● **What the task asks**:
Scan the entries below and return each line that contains "plus".

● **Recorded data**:
--*--

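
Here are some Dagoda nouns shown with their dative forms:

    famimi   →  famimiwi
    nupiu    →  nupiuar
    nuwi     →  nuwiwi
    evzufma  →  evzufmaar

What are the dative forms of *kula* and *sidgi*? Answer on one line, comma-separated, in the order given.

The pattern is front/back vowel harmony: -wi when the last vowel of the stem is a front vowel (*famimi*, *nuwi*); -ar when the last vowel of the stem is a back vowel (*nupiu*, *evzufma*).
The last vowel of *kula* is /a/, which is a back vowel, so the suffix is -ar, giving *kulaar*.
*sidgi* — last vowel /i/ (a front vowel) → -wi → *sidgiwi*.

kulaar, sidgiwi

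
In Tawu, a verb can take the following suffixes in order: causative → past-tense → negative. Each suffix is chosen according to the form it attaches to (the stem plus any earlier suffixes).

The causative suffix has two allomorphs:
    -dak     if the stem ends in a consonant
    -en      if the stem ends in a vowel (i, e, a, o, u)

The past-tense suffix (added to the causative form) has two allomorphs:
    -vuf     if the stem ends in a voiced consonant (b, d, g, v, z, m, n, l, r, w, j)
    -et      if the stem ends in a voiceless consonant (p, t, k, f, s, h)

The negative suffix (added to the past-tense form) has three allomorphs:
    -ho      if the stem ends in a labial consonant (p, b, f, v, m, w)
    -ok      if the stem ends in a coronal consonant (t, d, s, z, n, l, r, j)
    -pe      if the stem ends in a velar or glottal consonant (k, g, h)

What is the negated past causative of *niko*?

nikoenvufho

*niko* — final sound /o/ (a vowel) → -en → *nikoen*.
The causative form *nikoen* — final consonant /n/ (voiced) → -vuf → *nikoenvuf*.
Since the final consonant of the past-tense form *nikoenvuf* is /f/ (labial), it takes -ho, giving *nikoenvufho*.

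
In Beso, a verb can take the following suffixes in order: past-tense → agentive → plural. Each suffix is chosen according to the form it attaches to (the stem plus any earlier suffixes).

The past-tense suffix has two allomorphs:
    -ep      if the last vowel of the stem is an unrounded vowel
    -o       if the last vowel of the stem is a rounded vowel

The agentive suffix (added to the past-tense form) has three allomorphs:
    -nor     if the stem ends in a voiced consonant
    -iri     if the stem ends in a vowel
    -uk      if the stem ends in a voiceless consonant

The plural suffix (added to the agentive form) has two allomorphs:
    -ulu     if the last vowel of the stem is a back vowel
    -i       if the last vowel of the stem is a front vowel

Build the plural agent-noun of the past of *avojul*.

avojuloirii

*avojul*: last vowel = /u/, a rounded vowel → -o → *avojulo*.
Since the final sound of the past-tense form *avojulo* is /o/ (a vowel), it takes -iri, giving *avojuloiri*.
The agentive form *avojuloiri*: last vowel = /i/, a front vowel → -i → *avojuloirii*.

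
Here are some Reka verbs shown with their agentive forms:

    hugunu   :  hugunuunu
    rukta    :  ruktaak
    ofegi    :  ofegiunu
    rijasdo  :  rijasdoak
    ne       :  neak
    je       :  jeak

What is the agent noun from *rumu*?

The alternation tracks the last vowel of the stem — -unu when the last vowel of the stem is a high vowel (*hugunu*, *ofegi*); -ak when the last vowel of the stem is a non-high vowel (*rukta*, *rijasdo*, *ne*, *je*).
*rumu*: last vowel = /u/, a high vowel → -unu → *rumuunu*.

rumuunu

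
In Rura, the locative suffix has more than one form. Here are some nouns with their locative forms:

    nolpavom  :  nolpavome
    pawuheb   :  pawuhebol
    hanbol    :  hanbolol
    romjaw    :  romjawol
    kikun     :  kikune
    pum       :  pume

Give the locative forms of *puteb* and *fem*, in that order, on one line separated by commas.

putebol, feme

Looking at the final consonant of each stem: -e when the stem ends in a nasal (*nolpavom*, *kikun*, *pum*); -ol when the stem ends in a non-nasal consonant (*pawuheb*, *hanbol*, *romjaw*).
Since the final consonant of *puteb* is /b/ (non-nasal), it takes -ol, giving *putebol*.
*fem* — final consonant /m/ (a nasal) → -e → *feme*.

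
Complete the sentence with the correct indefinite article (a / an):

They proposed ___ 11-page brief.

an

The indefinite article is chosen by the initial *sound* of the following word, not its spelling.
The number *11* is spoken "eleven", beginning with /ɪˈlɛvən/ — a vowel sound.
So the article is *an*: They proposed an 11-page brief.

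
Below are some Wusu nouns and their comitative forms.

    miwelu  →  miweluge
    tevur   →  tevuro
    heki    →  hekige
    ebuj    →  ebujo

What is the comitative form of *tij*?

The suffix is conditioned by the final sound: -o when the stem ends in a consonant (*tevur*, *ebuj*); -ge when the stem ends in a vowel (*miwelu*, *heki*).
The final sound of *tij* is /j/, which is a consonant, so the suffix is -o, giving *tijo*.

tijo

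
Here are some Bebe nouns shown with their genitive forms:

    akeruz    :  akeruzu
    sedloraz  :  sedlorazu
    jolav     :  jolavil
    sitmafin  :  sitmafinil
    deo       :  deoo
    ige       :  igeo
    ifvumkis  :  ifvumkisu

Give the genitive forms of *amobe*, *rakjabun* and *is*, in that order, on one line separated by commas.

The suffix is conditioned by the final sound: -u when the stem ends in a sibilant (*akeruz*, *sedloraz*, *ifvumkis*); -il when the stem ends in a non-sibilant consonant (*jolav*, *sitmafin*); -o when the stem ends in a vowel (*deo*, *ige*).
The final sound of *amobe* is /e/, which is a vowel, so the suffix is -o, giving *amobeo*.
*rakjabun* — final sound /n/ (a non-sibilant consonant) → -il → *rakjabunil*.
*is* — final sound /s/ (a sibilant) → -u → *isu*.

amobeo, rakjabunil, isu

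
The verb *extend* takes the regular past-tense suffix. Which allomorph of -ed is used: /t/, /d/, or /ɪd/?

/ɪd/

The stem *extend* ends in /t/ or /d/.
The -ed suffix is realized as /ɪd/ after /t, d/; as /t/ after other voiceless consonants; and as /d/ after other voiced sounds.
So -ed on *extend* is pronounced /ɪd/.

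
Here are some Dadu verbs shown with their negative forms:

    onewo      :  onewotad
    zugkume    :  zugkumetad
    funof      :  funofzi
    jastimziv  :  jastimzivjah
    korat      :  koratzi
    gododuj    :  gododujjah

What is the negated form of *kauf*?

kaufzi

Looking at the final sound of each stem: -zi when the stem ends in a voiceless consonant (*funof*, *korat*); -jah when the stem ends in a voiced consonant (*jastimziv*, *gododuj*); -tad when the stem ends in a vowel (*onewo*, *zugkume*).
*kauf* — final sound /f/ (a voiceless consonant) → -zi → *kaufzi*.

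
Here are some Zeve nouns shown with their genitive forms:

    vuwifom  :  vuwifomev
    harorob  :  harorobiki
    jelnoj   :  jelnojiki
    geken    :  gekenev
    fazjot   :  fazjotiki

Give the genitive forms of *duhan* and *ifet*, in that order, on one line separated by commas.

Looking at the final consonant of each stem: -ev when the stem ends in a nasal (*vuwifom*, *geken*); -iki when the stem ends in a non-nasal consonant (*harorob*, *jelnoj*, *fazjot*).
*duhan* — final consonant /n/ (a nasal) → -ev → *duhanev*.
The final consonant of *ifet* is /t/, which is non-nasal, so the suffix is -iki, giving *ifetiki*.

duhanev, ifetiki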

--*--

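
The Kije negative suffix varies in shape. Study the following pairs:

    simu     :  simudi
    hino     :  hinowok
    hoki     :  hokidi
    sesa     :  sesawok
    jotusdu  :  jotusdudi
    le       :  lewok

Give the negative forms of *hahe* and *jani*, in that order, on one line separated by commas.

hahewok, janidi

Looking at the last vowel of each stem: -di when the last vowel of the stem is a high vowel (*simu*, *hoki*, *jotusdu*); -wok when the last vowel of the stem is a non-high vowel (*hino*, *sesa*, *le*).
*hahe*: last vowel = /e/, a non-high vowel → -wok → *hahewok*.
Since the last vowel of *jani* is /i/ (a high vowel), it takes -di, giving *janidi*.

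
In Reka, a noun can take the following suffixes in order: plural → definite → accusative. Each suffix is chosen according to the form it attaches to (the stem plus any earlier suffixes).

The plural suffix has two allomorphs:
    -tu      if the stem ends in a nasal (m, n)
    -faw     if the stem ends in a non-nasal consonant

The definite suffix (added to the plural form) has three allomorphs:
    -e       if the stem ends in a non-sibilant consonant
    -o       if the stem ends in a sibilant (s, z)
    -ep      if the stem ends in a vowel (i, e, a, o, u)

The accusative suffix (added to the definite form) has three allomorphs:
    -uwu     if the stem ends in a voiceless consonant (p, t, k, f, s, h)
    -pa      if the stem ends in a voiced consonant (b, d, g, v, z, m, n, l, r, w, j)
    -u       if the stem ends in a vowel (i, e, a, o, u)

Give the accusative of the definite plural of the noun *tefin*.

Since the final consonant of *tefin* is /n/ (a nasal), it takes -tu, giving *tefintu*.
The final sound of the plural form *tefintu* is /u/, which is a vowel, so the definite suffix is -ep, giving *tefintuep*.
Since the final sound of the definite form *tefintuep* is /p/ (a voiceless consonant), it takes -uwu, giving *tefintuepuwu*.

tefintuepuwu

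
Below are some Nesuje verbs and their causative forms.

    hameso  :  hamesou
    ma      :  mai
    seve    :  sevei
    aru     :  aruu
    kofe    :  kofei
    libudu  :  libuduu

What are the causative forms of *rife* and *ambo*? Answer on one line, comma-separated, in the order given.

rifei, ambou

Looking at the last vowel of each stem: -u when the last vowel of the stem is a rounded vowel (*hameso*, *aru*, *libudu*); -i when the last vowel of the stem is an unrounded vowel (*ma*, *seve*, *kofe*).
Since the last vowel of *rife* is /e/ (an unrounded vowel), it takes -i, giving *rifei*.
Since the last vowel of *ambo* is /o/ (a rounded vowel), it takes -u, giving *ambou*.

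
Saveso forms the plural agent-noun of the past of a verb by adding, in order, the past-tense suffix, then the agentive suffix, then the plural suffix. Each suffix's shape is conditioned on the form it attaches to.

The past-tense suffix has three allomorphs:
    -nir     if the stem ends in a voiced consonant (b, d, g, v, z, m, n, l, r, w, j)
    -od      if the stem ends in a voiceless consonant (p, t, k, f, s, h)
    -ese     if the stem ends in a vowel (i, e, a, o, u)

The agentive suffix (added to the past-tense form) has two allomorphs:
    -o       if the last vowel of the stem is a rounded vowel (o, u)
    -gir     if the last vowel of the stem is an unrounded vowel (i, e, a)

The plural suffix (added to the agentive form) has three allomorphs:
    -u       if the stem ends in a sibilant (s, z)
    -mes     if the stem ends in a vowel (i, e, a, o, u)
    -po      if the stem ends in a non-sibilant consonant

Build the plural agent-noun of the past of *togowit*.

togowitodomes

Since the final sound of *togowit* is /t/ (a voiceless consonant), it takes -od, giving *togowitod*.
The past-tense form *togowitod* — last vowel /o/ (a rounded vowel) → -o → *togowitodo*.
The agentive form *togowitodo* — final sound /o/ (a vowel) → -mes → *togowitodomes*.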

--*--

● **Solution to the exercise**:
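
In Tawu, a verb can take the following suffixes in order: causative → past-tense → negative. Each suffix is chosen according to the form it attaches to (the stem plus any earlier suffixes).
In Beso, a verb can take the following suffixes in order: past-tense → agentive → plural. Each suffix is chosen according to the form it attaches to (the stem plus any earlier suffixes).
In Reka, a noun can take the following suffixes in order: plural → definite → accusative. Each suffix is chosen according to the form it attaches to (the stem plus any earlier suffixes).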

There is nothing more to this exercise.